### What the task asks
Word for word, transcribe the data below from the line with "Compute the cross-entropy" to the line with "P = (1/2, 1/2)", keeping both of those lines.

### The records
——————————

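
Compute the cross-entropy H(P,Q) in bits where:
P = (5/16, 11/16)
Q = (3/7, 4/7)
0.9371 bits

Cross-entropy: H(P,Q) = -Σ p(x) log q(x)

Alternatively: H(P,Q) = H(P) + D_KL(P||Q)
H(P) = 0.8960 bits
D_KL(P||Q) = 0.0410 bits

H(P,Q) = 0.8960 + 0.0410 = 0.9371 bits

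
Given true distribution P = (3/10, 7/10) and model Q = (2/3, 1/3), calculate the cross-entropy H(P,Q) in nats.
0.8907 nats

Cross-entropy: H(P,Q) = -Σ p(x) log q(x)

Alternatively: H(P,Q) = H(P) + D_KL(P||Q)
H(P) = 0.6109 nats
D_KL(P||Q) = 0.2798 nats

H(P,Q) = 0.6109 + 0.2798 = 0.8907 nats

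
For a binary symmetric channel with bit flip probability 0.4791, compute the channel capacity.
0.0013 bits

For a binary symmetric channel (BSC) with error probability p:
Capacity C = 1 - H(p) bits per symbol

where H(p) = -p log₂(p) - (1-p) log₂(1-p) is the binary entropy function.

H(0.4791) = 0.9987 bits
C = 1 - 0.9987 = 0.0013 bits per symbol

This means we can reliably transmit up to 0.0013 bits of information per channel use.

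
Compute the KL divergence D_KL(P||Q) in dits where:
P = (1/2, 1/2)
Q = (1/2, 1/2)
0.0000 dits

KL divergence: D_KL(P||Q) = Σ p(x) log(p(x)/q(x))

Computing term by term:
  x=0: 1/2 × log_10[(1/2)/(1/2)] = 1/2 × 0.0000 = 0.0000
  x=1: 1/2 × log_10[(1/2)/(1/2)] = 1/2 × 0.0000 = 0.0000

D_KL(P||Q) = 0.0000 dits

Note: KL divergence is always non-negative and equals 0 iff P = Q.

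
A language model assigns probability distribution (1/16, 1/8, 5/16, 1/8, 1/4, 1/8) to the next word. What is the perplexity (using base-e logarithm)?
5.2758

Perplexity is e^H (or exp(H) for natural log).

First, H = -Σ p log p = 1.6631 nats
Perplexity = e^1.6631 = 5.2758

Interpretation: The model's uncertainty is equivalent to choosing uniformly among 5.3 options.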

——————————

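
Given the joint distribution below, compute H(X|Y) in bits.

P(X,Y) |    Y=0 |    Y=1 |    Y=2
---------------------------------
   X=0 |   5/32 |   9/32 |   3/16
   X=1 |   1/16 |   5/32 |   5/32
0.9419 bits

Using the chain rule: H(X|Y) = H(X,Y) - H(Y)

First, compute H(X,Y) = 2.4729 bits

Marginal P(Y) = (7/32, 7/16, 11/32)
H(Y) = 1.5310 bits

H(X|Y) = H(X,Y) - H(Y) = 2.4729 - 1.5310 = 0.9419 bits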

——————————

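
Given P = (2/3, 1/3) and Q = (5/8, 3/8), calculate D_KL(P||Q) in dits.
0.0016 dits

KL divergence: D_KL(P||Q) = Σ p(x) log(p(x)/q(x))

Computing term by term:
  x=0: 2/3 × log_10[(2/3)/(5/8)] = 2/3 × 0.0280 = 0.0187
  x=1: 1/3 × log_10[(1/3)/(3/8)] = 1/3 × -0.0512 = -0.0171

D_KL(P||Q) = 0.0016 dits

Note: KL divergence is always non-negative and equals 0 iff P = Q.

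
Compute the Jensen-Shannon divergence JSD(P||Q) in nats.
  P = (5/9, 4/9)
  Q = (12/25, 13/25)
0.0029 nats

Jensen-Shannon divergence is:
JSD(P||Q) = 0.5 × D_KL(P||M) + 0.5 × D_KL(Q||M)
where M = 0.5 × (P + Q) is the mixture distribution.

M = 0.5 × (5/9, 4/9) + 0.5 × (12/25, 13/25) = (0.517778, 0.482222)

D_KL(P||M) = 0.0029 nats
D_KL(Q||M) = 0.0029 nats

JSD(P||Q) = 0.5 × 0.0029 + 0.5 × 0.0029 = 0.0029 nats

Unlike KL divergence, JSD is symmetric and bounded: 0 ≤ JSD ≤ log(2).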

——————————

### The completed task
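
Compute the cross-entropy H(P,Q) in bits where:
P = (5/16, 11/16)
Q = (3/7, 4/7)
0.9371 bits

Cross-entropy: H(P,Q) = -Σ p(x) log q(x)

Alternatively: H(P,Q) = H(P) + D_KL(P||Q)
H(P) = 0.8960 bits
D_KL(P||Q) = 0.0410 bits

H(P,Q) = 0.8960 + 0.0410 = 0.9371 bits

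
Given true distribution P = (3/10, 7/10) and model Q = (2/3, 1/3), calculate the cross-entropy H(P,Q) in nats.
0.8907 nats

Cross-entropy: H(P,Q) = -Σ p(x) log q(x)

Alternatively: H(P,Q) = H(P) + D_KL(P||Q)
H(P) = 0.6109 nats
D_KL(P||Q) = 0.2798 nats

H(P,Q) = 0.6109 + 0.2798 = 0.8907 nats

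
For a binary symmetric channel with bit flip probability 0.4791, compute the channel capacity.
0.0013 bits

For a binary symmetric channel (BSC) with error probability p:
Capacity C = 1 - H(p) bits per symbol

where H(p) = -p log₂(p) - (1-p) log₂(1-p) is the binary entropy function.

H(0.4791) = 0.9987 bits
C = 1 - 0.9987 = 0.0013 bits per symbol

This means we can reliably transmit up to 0.0013 bits of information per channel use.

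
Compute the KL divergence D_KL(P||Q) in dits where:
P = (1/2, 1/2)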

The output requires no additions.